» **Exercise**
Look for the line containing "A transport aircraft" in the listing below. Retype that line and every subsequent line through the last one, and only those.
==============================
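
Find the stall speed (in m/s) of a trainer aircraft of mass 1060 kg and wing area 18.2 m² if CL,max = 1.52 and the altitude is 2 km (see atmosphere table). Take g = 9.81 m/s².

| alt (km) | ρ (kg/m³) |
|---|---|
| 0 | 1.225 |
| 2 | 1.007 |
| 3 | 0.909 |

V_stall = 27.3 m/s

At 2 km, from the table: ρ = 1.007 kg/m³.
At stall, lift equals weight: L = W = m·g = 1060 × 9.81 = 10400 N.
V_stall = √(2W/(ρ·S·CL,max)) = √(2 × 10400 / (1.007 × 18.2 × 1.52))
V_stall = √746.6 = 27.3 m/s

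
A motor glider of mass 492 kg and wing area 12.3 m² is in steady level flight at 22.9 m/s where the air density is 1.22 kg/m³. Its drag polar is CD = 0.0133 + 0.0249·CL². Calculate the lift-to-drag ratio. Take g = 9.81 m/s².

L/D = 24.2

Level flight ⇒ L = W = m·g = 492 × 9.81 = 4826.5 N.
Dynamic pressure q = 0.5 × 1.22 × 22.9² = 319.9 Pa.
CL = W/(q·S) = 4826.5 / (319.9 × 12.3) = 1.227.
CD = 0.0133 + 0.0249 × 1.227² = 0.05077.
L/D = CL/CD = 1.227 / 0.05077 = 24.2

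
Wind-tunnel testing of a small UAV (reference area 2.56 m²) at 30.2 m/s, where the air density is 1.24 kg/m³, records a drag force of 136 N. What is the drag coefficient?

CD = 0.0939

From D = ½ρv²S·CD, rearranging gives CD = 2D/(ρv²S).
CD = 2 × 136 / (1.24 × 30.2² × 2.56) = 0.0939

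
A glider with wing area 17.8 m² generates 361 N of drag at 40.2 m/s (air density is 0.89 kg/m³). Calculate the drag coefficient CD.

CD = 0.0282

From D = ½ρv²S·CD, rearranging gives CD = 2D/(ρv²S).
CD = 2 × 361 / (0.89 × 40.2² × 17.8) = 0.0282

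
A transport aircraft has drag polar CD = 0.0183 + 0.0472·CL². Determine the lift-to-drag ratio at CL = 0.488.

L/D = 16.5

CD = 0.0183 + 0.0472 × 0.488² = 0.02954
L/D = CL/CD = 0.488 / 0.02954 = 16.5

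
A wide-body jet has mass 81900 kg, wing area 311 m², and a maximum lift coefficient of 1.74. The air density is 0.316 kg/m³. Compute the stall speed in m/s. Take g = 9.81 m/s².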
==============================
» **Problem solution**
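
A transport aircraft has drag polar CD = 0.0183 + 0.0472·CL². Determine the lift-to-drag ratio at CL = 0.488.

L/D = 16.5

CD = 0.0183 + 0.0472 × 0.488² = 0.02954
L/D = CL/CD = 0.488 / 0.02954 = 16.5

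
A wide-body jet has mass 81900 kg, wing area 311 m², and a maximum lift coefficient of 1.74. The air density is 0.316 kg/m³. Compute the stall speed in m/s. Take g = 9.81 m/s².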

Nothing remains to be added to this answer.